Stored data entries:
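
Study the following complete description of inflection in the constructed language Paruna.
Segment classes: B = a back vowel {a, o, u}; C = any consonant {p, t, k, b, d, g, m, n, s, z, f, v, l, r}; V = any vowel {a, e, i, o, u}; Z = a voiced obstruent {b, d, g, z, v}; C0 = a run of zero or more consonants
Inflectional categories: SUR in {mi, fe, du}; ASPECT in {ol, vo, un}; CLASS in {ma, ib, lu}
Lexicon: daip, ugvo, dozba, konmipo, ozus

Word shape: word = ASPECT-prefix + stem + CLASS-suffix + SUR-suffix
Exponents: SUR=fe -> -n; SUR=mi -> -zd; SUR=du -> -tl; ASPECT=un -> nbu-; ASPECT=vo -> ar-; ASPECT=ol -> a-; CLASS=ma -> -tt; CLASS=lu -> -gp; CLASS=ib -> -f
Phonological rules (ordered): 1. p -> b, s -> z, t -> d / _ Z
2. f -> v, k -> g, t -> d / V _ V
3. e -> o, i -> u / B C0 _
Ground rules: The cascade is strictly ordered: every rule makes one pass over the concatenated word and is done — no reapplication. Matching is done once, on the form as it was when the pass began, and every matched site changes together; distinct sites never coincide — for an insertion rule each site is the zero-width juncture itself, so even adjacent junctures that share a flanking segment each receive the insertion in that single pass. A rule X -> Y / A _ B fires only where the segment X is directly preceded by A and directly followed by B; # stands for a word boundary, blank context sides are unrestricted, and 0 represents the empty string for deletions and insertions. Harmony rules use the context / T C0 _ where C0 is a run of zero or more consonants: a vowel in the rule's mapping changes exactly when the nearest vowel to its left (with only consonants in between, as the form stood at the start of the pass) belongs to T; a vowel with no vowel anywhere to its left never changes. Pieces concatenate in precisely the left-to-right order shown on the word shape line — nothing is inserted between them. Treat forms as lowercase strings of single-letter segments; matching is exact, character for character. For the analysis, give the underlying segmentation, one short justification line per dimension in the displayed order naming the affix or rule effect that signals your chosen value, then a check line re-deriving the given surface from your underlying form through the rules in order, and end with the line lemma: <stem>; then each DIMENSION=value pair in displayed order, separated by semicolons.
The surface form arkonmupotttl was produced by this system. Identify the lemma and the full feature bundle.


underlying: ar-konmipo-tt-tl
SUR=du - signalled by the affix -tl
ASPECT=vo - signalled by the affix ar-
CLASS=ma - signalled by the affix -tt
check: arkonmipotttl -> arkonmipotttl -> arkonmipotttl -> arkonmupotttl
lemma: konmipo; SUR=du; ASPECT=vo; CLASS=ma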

...

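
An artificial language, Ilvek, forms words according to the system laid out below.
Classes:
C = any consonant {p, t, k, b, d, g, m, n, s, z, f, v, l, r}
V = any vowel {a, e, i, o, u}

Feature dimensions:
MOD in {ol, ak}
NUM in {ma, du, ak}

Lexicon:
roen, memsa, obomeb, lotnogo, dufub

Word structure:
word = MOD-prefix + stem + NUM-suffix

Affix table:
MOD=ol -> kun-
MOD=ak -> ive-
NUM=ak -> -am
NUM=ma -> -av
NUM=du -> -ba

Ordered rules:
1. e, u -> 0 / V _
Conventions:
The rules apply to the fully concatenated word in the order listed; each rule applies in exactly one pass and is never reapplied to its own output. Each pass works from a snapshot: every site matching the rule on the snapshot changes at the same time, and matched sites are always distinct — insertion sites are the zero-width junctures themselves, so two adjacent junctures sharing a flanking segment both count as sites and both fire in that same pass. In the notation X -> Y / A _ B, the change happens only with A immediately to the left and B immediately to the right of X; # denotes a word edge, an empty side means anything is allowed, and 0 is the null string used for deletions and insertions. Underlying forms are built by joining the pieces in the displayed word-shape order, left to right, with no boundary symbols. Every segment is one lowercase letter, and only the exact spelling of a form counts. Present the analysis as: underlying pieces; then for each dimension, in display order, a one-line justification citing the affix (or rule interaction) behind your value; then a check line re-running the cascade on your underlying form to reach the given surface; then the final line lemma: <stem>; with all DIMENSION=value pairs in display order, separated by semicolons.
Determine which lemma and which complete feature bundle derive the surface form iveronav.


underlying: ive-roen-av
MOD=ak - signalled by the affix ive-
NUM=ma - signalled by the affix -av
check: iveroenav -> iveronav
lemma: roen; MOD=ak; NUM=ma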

...

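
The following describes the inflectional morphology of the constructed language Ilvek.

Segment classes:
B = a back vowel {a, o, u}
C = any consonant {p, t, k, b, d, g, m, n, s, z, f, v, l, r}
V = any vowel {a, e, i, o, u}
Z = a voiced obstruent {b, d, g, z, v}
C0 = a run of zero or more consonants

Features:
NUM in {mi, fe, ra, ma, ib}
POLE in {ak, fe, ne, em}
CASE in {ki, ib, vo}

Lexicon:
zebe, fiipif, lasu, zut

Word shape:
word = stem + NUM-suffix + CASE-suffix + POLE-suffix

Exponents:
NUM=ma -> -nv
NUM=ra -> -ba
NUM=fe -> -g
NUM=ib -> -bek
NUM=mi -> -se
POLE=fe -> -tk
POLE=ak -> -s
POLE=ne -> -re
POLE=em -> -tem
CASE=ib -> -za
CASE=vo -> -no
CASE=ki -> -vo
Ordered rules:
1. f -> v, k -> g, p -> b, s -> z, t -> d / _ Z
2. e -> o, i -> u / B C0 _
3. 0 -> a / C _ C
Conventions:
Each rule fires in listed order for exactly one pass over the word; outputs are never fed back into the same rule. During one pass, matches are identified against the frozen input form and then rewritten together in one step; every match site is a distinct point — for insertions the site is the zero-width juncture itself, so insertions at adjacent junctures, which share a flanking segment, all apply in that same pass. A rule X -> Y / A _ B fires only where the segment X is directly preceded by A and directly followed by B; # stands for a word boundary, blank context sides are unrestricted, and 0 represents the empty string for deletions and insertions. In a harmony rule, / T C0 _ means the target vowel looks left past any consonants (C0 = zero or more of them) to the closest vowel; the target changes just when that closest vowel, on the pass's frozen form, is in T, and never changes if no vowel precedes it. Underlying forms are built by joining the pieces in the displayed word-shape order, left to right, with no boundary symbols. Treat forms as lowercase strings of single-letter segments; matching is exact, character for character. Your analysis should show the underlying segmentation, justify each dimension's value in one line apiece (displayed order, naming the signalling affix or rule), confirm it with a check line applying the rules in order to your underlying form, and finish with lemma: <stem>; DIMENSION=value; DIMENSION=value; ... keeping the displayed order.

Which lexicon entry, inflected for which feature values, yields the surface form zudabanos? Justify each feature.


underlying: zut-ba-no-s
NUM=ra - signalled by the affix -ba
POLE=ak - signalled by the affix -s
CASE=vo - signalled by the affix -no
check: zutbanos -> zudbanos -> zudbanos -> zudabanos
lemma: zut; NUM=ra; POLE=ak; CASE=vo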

* WHAT YOU WILL DO
With the line holding "Study the following" as the first and the line holding "3. e -> o, i -> u / B C0 _" as the last, set down that range of the entries above exactly, and nothing else.

* EXERCISE RESULT
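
Study the following complete description of inflection in the constructed language Paruna.
Segment classes: B = a back vowel {a, o, u}; C = any consonant {p, t, k, b, d, g, m, n, s, z, f, v, l, r}; V = any vowel {a, e, i, o, u}; Z = a voiced obstruent {b, d, g, z, v}; C0 = a run of zero or more consonants
Inflectional categories: SUR in {mi, fe, du}; ASPECT in {ol, vo, un}; CLASS in {ma, ib, lu}
Lexicon: daip, ugvo, dozba, konmipo, ozus

Word shape: word = ASPECT-prefix + stem + CLASS-suffix + SUR-suffix
Exponents: SUR=fe -> -n; SUR=mi -> -zd; SUR=du -> -tl; ASPECT=un -> nbu-; ASPECT=vo -> ar-; ASPECT=ol -> a-; CLASS=ma -> -tt; CLASS=lu -> -gp; CLASS=ib -> -f
Phonological rules (ordered): 1. p -> b, s -> z, t -> d / _ Z
2. f -> v, k -> g, t -> d / V _ V
3. e -> o, i -> u / B C0 _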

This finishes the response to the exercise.